- **INSTRUCTIONS FOR THE TASK**: Please output exactly the lines from the one containing "answer to 3 significant figures." through the last line of the records, both included.
┌──
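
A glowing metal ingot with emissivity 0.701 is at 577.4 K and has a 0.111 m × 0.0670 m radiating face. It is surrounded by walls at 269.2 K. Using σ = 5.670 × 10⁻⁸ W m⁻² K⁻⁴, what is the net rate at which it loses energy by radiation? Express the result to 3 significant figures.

Net loss ≈ 31.3 W

Area A = 0.111 × 0.0670 = 7.437×10⁻³ m².
Net radiated power P_net = εσA(T⁴ − T₀⁴) = 0.701×5.670×10⁻⁸×7.437×10⁻³×(577.4⁴ − 269.2⁴).
T⁴ − T₀⁴ = 1.11149×10¹¹ − 5.25170×10⁹ = 1.05897×10¹¹ K⁴, so P_net = 31.3 W.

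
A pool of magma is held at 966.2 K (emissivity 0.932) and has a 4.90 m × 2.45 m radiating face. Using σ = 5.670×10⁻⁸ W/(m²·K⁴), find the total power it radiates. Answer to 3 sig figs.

P ≈ 5.53×10⁵ W

Area A = 4.90 × 2.45 = 12.005 m².
P = εσAT⁴ = 0.932 × 5.670×10⁻⁸ × 12.005 × (966.2)⁴ = 5.53×10⁵ W.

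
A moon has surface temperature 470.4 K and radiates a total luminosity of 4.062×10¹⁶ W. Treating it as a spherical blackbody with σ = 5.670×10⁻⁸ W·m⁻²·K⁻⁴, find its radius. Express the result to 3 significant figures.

R ≈ 1.08×10⁶ m

L = 4πR²σT⁴ ⇒ R = √(L/(4πσT⁴)).
σT⁴ = 2776.21 W/m², so R = √(4.062×10¹⁶/(4π×2776.21)) = 1.08×10⁶ m.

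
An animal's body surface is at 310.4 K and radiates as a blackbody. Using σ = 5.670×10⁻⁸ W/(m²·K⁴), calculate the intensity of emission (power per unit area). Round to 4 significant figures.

Stefan–Boltzmann: I = σT⁴ = 5.670×10⁻⁸ × (310.4)⁴ = 526.3 W/m².

I ≈ 526.3 W/m²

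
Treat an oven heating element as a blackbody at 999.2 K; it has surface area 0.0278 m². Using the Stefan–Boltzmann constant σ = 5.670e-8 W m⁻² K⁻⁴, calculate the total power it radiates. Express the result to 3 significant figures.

P ≈ 1.57×10³ W

Area A = 0.0278 m².
P = σAT⁴ = 5.670×10⁻⁸ × 0.0278 × (999.2)⁴ = 1.57×10³ W.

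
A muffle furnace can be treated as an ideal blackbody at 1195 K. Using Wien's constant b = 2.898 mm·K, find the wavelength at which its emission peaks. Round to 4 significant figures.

Wien's displacement law: λ_max = b/T = (2.898×10⁻³ m·K)/(1195 K) = 2.4251×10⁻⁶ m.
That is 2425 nm, in the infrared range.

λ_max ≈ 2425 nm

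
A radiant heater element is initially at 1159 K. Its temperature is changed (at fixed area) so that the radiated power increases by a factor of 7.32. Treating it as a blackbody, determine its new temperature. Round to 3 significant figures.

P ∝ T⁴, so T₂/T₁ = (P₂/P₁)^(1/4) = (7.32)^(1/4) = 1.64486.
T₂ = 1159 × 1.64486 = 1.91×10³ K.

T₂ ≈ 1.91×10³ K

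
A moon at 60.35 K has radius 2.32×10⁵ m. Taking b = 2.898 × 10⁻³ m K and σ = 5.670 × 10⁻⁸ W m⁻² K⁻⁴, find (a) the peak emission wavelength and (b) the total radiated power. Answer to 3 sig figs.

λ_max ≈ 48.0 μm; P ≈ 5.09×10¹¹ W

(a) λ_max = b/T = 2.898×10⁻³/60.35 = 4.802×10⁻⁵ m = 48.0 μm.
Surface area A = 4πR² = 4π(2.32×10⁵ m)² = 6.76372×10¹¹ m².
(b) P = σAT⁴ = 5.670×10⁻⁸×6.76372×10¹¹×(60.35)⁴ = 5.09×10¹¹ W.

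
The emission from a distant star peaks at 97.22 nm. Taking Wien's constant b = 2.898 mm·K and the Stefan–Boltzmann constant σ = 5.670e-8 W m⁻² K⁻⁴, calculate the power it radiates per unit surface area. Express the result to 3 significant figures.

I ≈ 4.48×10¹⁰ W/m²

Wien's law: T = b/λ_max = 2.898×10⁻³/9.722×10⁻⁸ = 29808.7 K.
Then I = σT⁴ = 5.670×10⁻⁸×(29808.7)⁴ = 4.48×10¹⁰ W/m².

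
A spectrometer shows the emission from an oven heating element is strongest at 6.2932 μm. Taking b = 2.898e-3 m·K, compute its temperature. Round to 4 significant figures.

T ≈ 460.5 K

Wien's law gives T = b/λ_max = (2.898×10⁻³ m·K)/(6.2932×10⁻⁶ m) = 460.5 K.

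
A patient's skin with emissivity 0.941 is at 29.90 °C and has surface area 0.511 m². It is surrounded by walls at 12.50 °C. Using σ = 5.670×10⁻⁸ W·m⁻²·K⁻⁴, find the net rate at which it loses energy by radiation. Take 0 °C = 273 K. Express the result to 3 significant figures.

Net loss ≈ 48.4 W

T = 29.90 °C + 273 = 302.90 K.
Surroundings: T = 12.50 °C + 273 = 285.50 K.
Area A = 0.511 m².
Net radiated power P_net = εσA(T⁴ − T₀⁴) = 0.941×5.670×10⁻⁸×0.511×(302.90⁴ − 285.50⁴).
T⁴ − T₀⁴ = 8.41777×10⁹ − 6.64392×10⁹ = 1.77385×10⁹ K⁴, so P_net = 48.4 W.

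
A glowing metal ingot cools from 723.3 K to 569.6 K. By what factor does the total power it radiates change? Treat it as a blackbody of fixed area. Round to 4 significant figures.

P₂/P₁ ≈ 0.3846

P ∝ T⁴, so P₂/P₁ = (T₂/T₁)⁴ = (569.6/723.3)⁴ = (0.787502)⁴ = 0.3846.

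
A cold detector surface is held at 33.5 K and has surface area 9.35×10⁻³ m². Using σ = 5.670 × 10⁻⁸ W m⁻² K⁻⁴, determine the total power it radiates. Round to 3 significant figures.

Area A = 9.35×10⁻³ m².
P = σAT⁴ = 5.670×10⁻⁸ × 9.35×10⁻³ × (33.5)⁴ = 6.68×10⁻⁴ W.

P ≈ 6.68×10⁻⁴ W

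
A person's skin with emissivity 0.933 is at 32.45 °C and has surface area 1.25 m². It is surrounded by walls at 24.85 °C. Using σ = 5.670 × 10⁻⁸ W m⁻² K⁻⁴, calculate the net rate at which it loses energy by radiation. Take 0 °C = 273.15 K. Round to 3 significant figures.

Net loss ≈ 55.3 W

T = 32.45 °C + 273.15 = 305.60 K.
Surroundings: T = 24.85 °C + 273.15 = 298.00 K.
Area A = 1.25 m².
Net radiated power P_net = εσA(T⁴ − T₀⁴) = 0.933×5.670×10⁻⁸×1.25×(305.60⁴ − 298.00⁴).
T⁴ − T₀⁴ = 8.72195×10⁹ − 7.88615×10⁹ = 8.35800×10⁸ K⁴, so P_net = 55.3 W.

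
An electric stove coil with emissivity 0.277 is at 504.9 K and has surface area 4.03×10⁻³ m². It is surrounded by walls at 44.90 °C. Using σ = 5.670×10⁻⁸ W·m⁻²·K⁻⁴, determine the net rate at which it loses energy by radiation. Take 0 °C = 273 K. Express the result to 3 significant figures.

Surroundings: T = 44.90 °C + 273 = 317.90 K.
Area A = 4.03×10⁻³ m².
Net radiated power P_net = εσA(T⁴ − T₀⁴) = 0.277×5.670×10⁻⁸×4.03×10⁻³×(504.9⁴ − 317.90⁴).
T⁴ − T₀⁴ = 6.49863×10¹⁰ − 1.02132×10¹⁰ = 5.47731×10¹⁰ K⁴, so P_net = 3.47 W.

Net loss ≈ 3.47 W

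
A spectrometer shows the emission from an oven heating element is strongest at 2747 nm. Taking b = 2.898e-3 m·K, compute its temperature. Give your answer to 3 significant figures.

T ≈ 1.05×10³ K

Wien's law gives T = b/λ_max = (2.898×10⁻³ m·K)/(2.747×10⁻⁶ m) = 1.05×10³ K.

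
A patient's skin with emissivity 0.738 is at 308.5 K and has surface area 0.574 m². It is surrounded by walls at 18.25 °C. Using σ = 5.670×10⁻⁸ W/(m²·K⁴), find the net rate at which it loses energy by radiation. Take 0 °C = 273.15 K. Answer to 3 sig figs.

Surroundings: T = 18.25 °C + 273.15 = 291.40 K.
Area A = 0.574 m².
Net radiated power P_net = εσA(T⁴ − T₀⁴) = 0.738×5.670×10⁻⁸×0.574×(308.5⁴ − 291.40⁴).
T⁴ − T₀⁴ = 9.05776×10⁹ − 7.21038×10⁹ = 1.84738×10⁹ K⁴, so P_net = 44.4 W.

Net loss ≈ 44.4 W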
└──
- **EXPECTED ANSWER**:
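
A spectrometer shows the emission from an oven heating element is strongest at 2747 nm. Taking b = 2.898e-3 m·K, compute its temperature. Give your answer to 3 significant figures.

T ≈ 1.05×10³ K

Wien's law gives T = b/λ_max = (2.898×10⁻³ m·K)/(2.747×10⁻⁶ m) = 1.05×10³ K.

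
A patient's skin with emissivity 0.738 is at 308.5 K and has surface area 0.574 m². It is surrounded by walls at 18.25 °C. Using σ = 5.670×10⁻⁸ W/(m²·K⁴), find the net rate at which it loses energy by radiation. Take 0 °C = 273.15 K. Answer to 3 sig figs.

Surroundings: T = 18.25 °C + 273.15 = 291.40 K.
Area A = 0.574 m².
Net radiated power P_net = εσA(T⁴ − T₀⁴) = 0.738×5.670×10⁻⁸×0.574×(308.5⁴ − 291.40⁴).
T⁴ − T₀⁴ = 9.05776×10⁹ − 7.21038×10⁹ = 1.84738×10⁹ K⁴, so P_net = 44.4 W.

Net loss ≈ 44.4 W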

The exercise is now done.